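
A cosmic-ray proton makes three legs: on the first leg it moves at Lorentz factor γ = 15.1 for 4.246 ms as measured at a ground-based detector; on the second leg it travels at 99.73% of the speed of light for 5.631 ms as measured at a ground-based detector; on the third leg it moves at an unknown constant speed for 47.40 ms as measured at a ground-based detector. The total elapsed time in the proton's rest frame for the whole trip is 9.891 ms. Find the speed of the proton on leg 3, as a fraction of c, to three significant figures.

Leg 1: γ = 15.1; τ_1 = 4.246/15.10 = 0.2812 ms.
Leg 2: β = 0.9973; γ = 1/√(1 − 0.9973²) = 1/√0.005393 = 13.62; τ_2 = 5.631/13.62 = 0.4135 ms.
Leg 3: speed unknown; τ_3 = 47.40/γ_3.
Total proper time: 0.2812 + 0.4135 + τ_3 = 9.891, so τ_3 = 9.891 − 0.6947 = 9.196 ms.
γ_3 = 47.40/9.196 = 5.154; β = √(1 − 1/γ²) = √0.9624.

β = 0.981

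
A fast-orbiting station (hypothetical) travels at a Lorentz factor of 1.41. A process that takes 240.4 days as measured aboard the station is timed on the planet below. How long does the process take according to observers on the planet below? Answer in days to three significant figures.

Δt = 339 days

γ = 1.41
The interval measured aboard the station is the proper time (both events occur at the same place in that frame); the lab-frame interval is Δt = γτ = 1.410 × 240.4 days.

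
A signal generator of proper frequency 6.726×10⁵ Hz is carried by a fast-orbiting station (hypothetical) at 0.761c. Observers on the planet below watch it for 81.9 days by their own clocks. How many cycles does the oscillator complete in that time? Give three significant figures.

N = 3.09×10¹²

γ = 1/√(1 − 0.761²) = 1/√0.4209 = 1.541
During 81.9 days of lab time, the oscillator's proper time advances by τ = Δt/γ = 81.9/1.541 = 53.13 days = 4.591×10⁶ s.
N = f × τ = 6.726×10⁵ × 4.591×10⁶ = 3.088×10¹².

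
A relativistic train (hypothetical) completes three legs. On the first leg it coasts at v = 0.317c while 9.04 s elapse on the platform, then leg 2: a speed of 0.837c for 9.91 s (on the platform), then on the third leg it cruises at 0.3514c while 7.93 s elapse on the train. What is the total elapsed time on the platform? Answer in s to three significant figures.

Leg 1: 9.04 s is already measured on the platform.
Leg 2: 9.91 s is already measured on the platform.
Leg 3: γ = 1/√(1 − 0.3514²) = 1/√0.8765 = 1.068; Δt_3 = 1.068 × 7.93 = 8.470 s.
Total: 9.040 + 9.910 + 8.470 s.

Δt = 27.4 s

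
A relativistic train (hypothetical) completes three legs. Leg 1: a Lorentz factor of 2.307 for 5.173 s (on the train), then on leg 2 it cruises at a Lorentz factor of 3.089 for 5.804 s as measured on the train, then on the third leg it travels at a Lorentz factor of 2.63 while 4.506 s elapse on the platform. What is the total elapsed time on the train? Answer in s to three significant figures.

Leg 1: 5.173 s is already measured on the train.
Leg 2: 5.804 s is already measured on the train.
Leg 3: γ = 2.63; τ_3 = 4.506/2.630 = 1.713 s.
Total: 5.173 + 5.804 + 1.713 s.

τ = 12.7 s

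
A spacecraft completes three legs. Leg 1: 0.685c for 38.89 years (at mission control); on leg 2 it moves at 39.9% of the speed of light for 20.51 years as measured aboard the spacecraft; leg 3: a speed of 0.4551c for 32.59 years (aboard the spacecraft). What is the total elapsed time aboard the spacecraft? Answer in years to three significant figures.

Leg 1: γ = 1/√(1 − 0.685²) = 1/√0.5308 = 1.373; τ_1 = 38.89/1.373 = 28.33 years.
Leg 2: 20.51 years is already measured aboard the spacecraft.
Leg 3: 32.59 years is already measured aboard the spacecraft.
Total: 28.33 + 20.51 + 32.59 years.

τ = 81.4 years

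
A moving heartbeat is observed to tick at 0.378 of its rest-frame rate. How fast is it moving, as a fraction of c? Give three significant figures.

β = 0.926

Rate ratio = 1/γ, so γ = 1/0.378 = 2.646.
β = √(1 − 1/γ²) = √(1 − 0.378²) = √0.8571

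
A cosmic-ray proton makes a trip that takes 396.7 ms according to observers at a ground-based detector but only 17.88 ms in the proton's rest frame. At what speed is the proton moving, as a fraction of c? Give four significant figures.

The proper time is measured in the proton's rest frame (both events occur at the proton's location); Δt is measured at a ground-based detector. γ = Δt/τ = 396.7/17.88 = 22.19.
β = √(1 − 1/γ²) = √(1 − 0.002031) = √0.9980

β = 0.9990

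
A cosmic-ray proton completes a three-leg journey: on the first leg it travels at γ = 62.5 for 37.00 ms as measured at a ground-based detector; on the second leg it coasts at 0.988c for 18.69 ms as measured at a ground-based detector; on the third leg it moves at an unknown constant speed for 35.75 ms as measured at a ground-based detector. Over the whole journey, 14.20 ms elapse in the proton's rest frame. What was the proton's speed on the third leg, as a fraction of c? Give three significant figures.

β = 0.954

Leg 1: γ = 62.5; τ_1 = 37.00/62.50 = 0.5920 ms.
Leg 2: γ = 1/√(1 − 0.988²) = 1/√0.02386 = 6.474; τ_2 = 18.69/6.474 = 2.887 ms.
Leg 3: speed unknown; τ_3 = 35.75/γ_3.
Total proper time: 0.5920 + 2.887 + τ_3 = 14.20, so τ_3 = 14.20 − 3.479 = 10.72 ms.
γ_3 = 35.75/10.72 = 3.334; β = √(1 − 1/γ²) = √0.9101.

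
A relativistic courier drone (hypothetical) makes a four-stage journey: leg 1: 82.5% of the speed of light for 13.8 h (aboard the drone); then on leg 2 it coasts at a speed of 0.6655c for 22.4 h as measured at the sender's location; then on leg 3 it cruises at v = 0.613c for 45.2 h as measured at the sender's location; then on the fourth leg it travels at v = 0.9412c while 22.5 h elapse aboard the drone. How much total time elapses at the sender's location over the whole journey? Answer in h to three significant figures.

Δt = 159 h

Leg 1: β = 0.825; γ = 1/√(1 − 0.825²) = 1/√0.3194 = 1.769; Δt_1 = 1.769 × 13.8 = 24.42 h.
Leg 2: 22.4 h is already measured at the sender's location.
Leg 3: 45.2 h is already measured at the sender's location.
Leg 4: γ = 1/√(1 − 0.9412²) = 1/√0.1141 = 2.960; Δt_4 = 2.960 × 22.5 = 66.60 h.
Total: 24.42 + 22.40 + 45.20 + 66.60 h.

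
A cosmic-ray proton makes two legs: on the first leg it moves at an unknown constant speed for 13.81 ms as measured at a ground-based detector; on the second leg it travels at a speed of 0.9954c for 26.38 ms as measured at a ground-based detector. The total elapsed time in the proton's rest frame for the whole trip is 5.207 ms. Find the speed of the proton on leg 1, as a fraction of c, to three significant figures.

Leg 1: speed unknown; τ_1 = 13.81/γ_1.
Leg 2: γ = 1/√(1 − 0.9954²) = 1/√0.009179 = 10.44; τ_2 = 26.38/10.44 = 2.527 ms.
Total proper time: τ_1 + 2.527 = 5.207, so τ_1 = 5.207 − 2.527 = 2.680 ms.
γ_1 = 13.81/2.680 = 5.154; β = √(1 − 1/γ²) = √0.9624.

β = 0.981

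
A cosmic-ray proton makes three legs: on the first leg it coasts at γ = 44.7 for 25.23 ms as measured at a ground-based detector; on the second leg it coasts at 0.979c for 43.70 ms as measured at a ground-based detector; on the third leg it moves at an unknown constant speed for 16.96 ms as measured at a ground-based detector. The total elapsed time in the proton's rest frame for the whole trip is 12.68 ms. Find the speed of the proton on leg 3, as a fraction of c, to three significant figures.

β = 0.982

Leg 1: γ = 44.7; τ_1 = 25.23/44.70 = 0.5644 ms.
Leg 2: γ = 1/√(1 − 0.979²) = 1/√0.04156 = 4.905; τ_2 = 43.70/4.905 = 8.909 ms.
Leg 3: speed unknown; τ_3 = 16.96/γ_3.
Total proper time: 0.5644 + 8.909 + τ_3 = 12.68, so τ_3 = 12.68 − 9.473 = 3.207 ms.
γ_3 = 16.96/3.207 = 5.289; β = √(1 − 1/γ²) = √0.9642.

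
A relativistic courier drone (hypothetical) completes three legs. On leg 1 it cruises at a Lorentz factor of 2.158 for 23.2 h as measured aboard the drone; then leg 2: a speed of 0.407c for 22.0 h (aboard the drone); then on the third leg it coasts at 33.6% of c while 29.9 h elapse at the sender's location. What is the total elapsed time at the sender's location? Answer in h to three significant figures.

Leg 1: γ = 2.158; Δt_1 = 2.158 × 23.2 = 50.07 h.
Leg 2: γ = 1/√(1 − 0.407²) = 1/√0.8344 = 1.095; Δt_2 = 1.095 × 22.0 = 24.09 h.
Leg 3: 29.9 h is already measured at the sender's location.
Total: 50.07 + 24.09 + 29.90 h.

Δt = 104 h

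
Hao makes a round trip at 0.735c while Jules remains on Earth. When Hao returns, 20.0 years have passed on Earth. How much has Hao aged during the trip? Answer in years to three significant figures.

γ = 1/√(1 − 0.735²) = 1/√0.4598 = 1.475
Hao's clock measures proper time along the trip: τ = Δt/γ = 20.0/1.475 years.

τ = 13.6 years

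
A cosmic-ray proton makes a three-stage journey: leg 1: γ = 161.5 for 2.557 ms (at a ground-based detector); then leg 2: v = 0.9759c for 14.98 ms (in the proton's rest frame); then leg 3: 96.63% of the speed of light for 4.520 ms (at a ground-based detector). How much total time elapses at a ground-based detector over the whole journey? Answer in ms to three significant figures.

Leg 1: 2.557 ms is already measured at a ground-based detector.
Leg 2: γ = 1/√(1 − 0.9759²) = 1/√0.04762 = 4.583; Δt_2 = 4.583 × 14.98 = 68.65 ms.
Leg 3: 4.520 ms is already measured at a ground-based detector.
Total: 2.557 + 68.65 + 4.520 ms.

Δt = 75.7 ms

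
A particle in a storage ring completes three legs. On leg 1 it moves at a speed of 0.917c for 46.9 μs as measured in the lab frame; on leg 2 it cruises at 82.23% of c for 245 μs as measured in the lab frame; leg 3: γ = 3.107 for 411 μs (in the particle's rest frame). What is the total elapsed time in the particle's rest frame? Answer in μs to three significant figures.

τ = 569 μs

Leg 1: γ = 1/√(1 − 0.917²) = 1/√0.1591 = 2.507; τ_1 = 46.9/2.507 = 18.71 μs.
Leg 2: β = 0.8223; γ = 1/√(1 − 0.8223²) = 1/√0.3238 = 1.757; τ_2 = 245/1.757 = 139.4 μs.
Leg 3: 411 μs is already measured in the particle's rest frame.
Total: 18.71 + 139.4 + 411.0 μs.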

+ + + + + + +

Only the lines from the line with "A cosmic-ray proton makes a three-stage" to the final line of the entries are to be returned, each exactly as written, both ends included.

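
A cosmic-ray proton makes a three-stage journey: leg 1: γ = 161.5 for 2.557 ms (at a ground-based detector); then leg 2: v = 0.9759c for 14.98 ms (in the proton's rest frame); then leg 3: 96.63% of the speed of light for 4.520 ms (at a ground-based detector). How much total time elapses at a ground-based detector over the whole journey? Answer in ms to three significant figures.

Leg 1: 2.557 ms is already measured at a ground-based detector.
Leg 2: γ = 1/√(1 − 0.9759²) = 1/√0.04762 = 4.583; Δt_2 = 4.583 × 14.98 = 68.65 ms.
Leg 3: 4.520 ms is already measured at a ground-based detector.
Total: 2.557 + 68.65 + 4.520 ms.

Δt = 75.7 ms

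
A particle in a storage ring completes three legs. On leg 1 it moves at a speed of 0.917c for 46.9 μs as measured in the lab frame; on leg 2 it cruises at 82.23% of c for 245 μs as measured in the lab frame; leg 3: γ = 3.107 for 411 μs (in the particle's rest frame). What is the total elapsed time in the particle's rest frame? Answer in μs to three significant figures.

τ = 569 μs

Leg 1: γ = 1/√(1 − 0.917²) = 1/√0.1591 = 2.507; τ_1 = 46.9/2.507 = 18.71 μs.
Leg 2: β = 0.8223; γ = 1/√(1 − 0.8223²) = 1/√0.3238 = 1.757; τ_2 = 245/1.757 = 139.4 μs.
Leg 3: 411 μs is already measured in the particle's rest frame.
Total: 18.71 + 139.4 + 411.0 μs.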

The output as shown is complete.